(YOUR ASSIGNMENT):
Lines before the one containing "A triangle has" are not wanted. Transcribe that line and all after it exactly, to the end of the entries.

[Collected data]
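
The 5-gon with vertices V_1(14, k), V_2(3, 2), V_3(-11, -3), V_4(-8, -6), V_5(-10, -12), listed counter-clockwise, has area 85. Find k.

The doubled signed area Σ (x_i y_{i+1} − x_{i+1} y_i) is linear in k.
With k=0 it equals 287; the coefficient of k is -13 (from the two edges through V_1).
So -13·k + 287 = 2·85 = 170 ⇒ k = 9.

9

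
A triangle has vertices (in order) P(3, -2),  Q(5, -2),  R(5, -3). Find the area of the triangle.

1

Apply Gauss's area formula: 2A = Σ (x_i·y_{i+1} − x_{i+1}·y_i), indices taken mod 3.
P→Q: (3)(-2) − (5)(-2) = 4
Q→R: (5)(-3) − (5)(-2) = -5
R→P: (5)(-2) − (3)(-3) = -1
Σ = -2
Area = |Σ|/2 = 1.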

(WRITTEN RESPONSE):
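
A triangle has vertices (in order) P(3, -2),  Q(5, -2),  R(5, -3). Find the area of the triangle.

1

Apply Gauss's area formula: 2A = Σ (x_i·y_{i+1} − x_{i+1}·y_i), indices taken mod 3.
P→Q: (3)(-2) − (5)(-2) = 4
Q→R: (5)(-3) − (5)(-2) = -5
R→P: (5)(-2) − (3)(-3) = -1
Σ = -2
Area = |Σ|/2 = 1.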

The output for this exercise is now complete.